# Task details
Nothing but the data itself, reproduced exactly, is the expected answer.

Dataset entries:
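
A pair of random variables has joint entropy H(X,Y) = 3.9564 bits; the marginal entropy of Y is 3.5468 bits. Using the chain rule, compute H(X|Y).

Chain rule: H(X,Y) = H(X|Y) + H(Y)
H(X|Y) = H(X,Y) - H(Y) = 3.9564 - 3.5468 = 0.4096 bits


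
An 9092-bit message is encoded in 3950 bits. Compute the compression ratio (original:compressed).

Compression ratio = Original / Compressed
= 9092 / 3950 = 2.30:1


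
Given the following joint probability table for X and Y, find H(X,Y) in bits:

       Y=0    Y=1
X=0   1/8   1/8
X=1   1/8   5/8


H(X,Y) = -Σ p(x,y) log₂ p(x,y)
  p(0,0)=1/8: -0.1250 × log₂(0.1250) = 0.3750
  p(0,1)=1/8: -0.1250 × log₂(0.1250) = 0.3750
  p(1,0)=1/8: -0.1250 × log₂(0.1250) = 0.3750
  p(1,1)=5/8: -0.6250 × log₂(0.6250) = 0.4238
H(X,Y) = 1.5488 bits


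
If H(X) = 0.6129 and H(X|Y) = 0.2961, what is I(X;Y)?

I(X;Y) = H(X) - H(X|Y)
I(X;Y) = 0.6129 - 0.2961 = 0.3168 bits


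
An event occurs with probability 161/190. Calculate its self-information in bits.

Information content I(x) = -log₂(p(x))
I = -log₂(161/190) = -log₂(0.8474)
I = 0.2389 bits


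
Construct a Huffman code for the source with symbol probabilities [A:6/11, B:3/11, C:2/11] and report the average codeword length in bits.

Huffman tree construction:
Combine smallest probabilities repeatedly
Resulting codes:
  A: 1 (length 1)
  B: 01 (length 2)
  C: 00 (length 2)
Average length = Σ p(s) × length(s) = 1.4545 bits


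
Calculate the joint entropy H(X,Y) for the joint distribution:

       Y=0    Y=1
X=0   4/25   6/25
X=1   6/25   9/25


H(X,Y) = -Σ p(x,y) log₂ p(x,y)
  p(0,0)=4/25: -0.1600 × log₂(0.1600) = 0.4230
  p(0,1)=6/25: -0.2400 × log₂(0.2400) = 0.4941
  p(1,0)=6/25: -0.2400 × log₂(0.2400) = 0.4941
  p(1,1)=9/25: -0.3600 × log₂(0.3600) = 0.5306
H(X,Y) = 1.9419 bits


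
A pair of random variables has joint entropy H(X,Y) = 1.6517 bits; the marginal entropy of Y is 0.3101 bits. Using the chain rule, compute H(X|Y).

Chain rule: H(X,Y) = H(X|Y) + H(Y)
H(X|Y) = H(X,Y) - H(Y) = 1.6517 - 0.3101 = 1.3416 bits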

# Task output
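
A pair of random variables has joint entropy H(X,Y) = 3.9564 bits; the marginal entropy of Y is 3.5468 bits. Using the chain rule, compute H(X|Y).

Chain rule: H(X,Y) = H(X|Y) + H(Y)
H(X|Y) = H(X,Y) - H(Y) = 3.9564 - 3.5468 = 0.4096 bits


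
An 9092-bit message is encoded in 3950 bits. Compute the compression ratio (original:compressed).

Compression ratio = Original / Compressed
= 9092 / 3950 = 2.30:1


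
Given the following joint probability table for X and Y, find H(X,Y) in bits:

       Y=0    Y=1
X=0   1/8   1/8
X=1   1/8   5/8


H(X,Y) = -Σ p(x,y) log₂ p(x,y)
  p(0,0)=1/8: -0.1250 × log₂(0.1250) = 0.3750
  p(0,1)=1/8: -0.1250 × log₂(0.1250) = 0.3750
  p(1,0)=1/8: -0.1250 × log₂(0.1250) = 0.3750
  p(1,1)=5/8: -0.6250 × log₂(0.6250) = 0.4238
H(X,Y) = 1.5488 bits


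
If H(X) = 0.6129 and H(X|Y) = 0.2961, what is I(X;Y)?

I(X;Y) = H(X) - H(X|Y)
I(X;Y) = 0.6129 - 0.2961 = 0.3168 bits


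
An event occurs with probability 161/190. Calculate its self-information in bits.

Information content I(x) = -log₂(p(x))
I = -log₂(161/190) = -log₂(0.8474)
I = 0.2389 bits


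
Construct a Huffman code for the source with symbol probabilities [A:6/11, B:3/11, C:2/11] and report the average codeword length in bits.

Huffman tree construction:
Combine smallest probabilities repeatedly
Resulting codes:
  A: 1 (length 1)
  B: 01 (length 2)
  C: 00 (length 2)
Average length = Σ p(s) × length(s) = 1.4545 bits


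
Calculate the joint entropy H(X,Y) for the joint distribution:

       Y=0    Y=1
X=0   4/25   6/25
X=1   6/25   9/25


H(X,Y) = -Σ p(x,y) log₂ p(x,y)
  p(0,0)=4/25: -0.1600 × log₂(0.1600) = 0.4230
  p(0,1)=6/25: -0.2400 × log₂(0.2400) = 0.4941
  p(1,0)=6/25: -0.2400 × log₂(0.2400) = 0.4941
  p(1,1)=9/25: -0.3600 × log₂(0.3600) = 0.5306
H(X,Y) = 1.9419 bits


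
A pair of random variables has joint entropy H(X,Y) = 1.6517 bits; the marginal entropy of Y is 0.3101 bits. Using the chain rule, compute H(X|Y).

Chain rule: H(X,Y) = H(X|Y) + H(Y)
H(X|Y) = H(X,Y) - H(Y) = 1.6517 - 0.3101 = 1.3416 bits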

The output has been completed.